YOUR INSTRUCTIONS -> Given the entries that follow, write out exactly the lines starting at the one containing "Level 1-3, Category C: 8 to 20 months" and ending at the one containing "CASE FILE —", both ends included, and only those.

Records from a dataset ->
****

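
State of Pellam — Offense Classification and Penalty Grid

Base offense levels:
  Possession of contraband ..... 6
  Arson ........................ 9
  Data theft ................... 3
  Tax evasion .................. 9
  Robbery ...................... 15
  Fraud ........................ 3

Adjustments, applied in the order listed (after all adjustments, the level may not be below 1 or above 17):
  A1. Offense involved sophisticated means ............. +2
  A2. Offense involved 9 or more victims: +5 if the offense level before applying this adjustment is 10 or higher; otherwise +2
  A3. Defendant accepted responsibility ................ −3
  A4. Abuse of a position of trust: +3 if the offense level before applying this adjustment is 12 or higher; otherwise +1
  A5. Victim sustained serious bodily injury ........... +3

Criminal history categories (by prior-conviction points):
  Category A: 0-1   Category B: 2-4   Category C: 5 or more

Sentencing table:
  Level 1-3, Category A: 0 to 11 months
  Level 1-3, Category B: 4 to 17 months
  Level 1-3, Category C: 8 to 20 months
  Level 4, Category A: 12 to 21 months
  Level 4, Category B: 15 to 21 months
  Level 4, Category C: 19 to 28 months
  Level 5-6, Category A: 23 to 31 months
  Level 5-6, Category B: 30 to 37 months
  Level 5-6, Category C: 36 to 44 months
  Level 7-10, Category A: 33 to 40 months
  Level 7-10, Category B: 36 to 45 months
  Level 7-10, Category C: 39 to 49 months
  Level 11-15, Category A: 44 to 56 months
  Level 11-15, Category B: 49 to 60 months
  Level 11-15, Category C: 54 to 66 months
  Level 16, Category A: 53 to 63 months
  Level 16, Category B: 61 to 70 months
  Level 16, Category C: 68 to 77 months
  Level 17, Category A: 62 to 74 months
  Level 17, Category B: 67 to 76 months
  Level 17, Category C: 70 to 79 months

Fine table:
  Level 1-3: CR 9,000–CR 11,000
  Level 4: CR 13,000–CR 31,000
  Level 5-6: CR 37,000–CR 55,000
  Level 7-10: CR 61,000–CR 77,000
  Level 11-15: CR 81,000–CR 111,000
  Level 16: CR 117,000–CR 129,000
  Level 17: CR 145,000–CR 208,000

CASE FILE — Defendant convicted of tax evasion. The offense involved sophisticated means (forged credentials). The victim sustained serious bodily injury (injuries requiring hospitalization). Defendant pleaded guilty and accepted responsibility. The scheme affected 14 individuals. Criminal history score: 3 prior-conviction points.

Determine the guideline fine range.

CR 117,000–CR 129,000

Base offense level for tax evasion: 9.
A1 applies: 9 + 2 = 11.
A2 applies (level before this adjustment is 11 ≥ 10, so +5): 11 + 5 = 16.
A3 applies: 16 − 3 = 13.
A5 applies: 13 + 3 = 16.
Final offense level: 16.
Level 16 falls in the 16 band.
Fine table: Level 16 → CR 117,000–CR 129,000.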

****

TASK RESULT ->
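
  Level 1-3, Category C: 8 to 20 months
  Level 4, Category A: 12 to 21 months
  Level 4, Category B: 15 to 21 months
  Level 4, Category C: 19 to 28 months
  Level 5-6, Category A: 23 to 31 months
  Level 5-6, Category B: 30 to 37 months
  Level 5-6, Category C: 36 to 44 months
  Level 7-10, Category A: 33 to 40 months
  Level 7-10, Category B: 36 to 45 months
  Level 7-10, Category C: 39 to 49 months
  Level 11-15, Category A: 44 to 56 months
  Level 11-15, Category B: 49 to 60 months
  Level 11-15, Category C: 54 to 66 months
  Level 16, Category A: 53 to 63 months
  Level 16, Category B: 61 to 70 months
  Level 16, Category C: 68 to 77 months
  Level 17, Category A: 62 to 74 months
  Level 17, Category B: 67 to 76 months
  Level 17, Category C: 70 to 79 months

Fine table:
  Level 1-3: CR 9,000–CR 11,000
  Level 4: CR 13,000–CR 31,000
  Level 5-6: CR 37,000–CR 55,000
  Level 7-10: CR 61,000–CR 77,000
  Level 11-15: CR 81,000–CR 111,000
  Level 16: CR 117,000–CR 129,000
  Level 17: CR 145,000–CR 208,000

CASE FILE — Defendant convicted of tax evasion. The offense involved sophisticated means (forged credentials). The victim sustained serious bodily injury (injuries requiring hospitalization). Defendant pleaded guilty and accepted responsibility. The scheme affected 14 individuals. Criminal history score: 3 prior-conviction points.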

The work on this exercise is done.